Dataset excerpts: Begin
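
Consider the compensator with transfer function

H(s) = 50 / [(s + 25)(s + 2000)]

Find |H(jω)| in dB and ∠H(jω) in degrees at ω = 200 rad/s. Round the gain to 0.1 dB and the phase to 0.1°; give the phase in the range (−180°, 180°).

At s = jω = j200:
pole (s+25): 25 + j200 → |·| = √(25²+200²) = √40625 ≈ 201.56, ∠ = arctan(200/25) ≈ 82.87°
pole (s+2000): 2000 + j200 → |·| = √(2000²+200²) = √4040000 ≈ 2010, ∠ = arctan(200/2000) ≈ 5.71°
|H| = 50 / 4.0514e+05 ≈ 0.00012341
Gain = 20 log₁₀(0.00012341) ≈ -78.17 dB
∠H = 0.00° − 88.58° = -88.58°

-78.2 dB, -88.6°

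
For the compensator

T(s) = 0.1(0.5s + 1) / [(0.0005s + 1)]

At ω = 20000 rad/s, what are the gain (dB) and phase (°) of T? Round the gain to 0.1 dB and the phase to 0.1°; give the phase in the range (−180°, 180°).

40.0 dB, 5.7°

At ω = 20000 rad/s:
zero (1 + j20000·0.5) = 1 + j10000 → |·| ≈ 10000, ∠ ≈ 89.99°
pole (1 + j20000·0.0005) = 1 + j10 → |·| ≈ 10.05, ∠ ≈ 84.29°
|T| = 0.1 · 10000 / (10.05) ≈ 99.502
Gain = 20 log₁₀(99.502) ≈ 39.96 dB
∠T = (89.99°) − (84.29°) = 5.70°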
Dataset excerpts: End
→ What the exercise asks
When a line above includes the word "compensator", please list that line.

→ Solution
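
Consider the compensator with transfer function
For the compensator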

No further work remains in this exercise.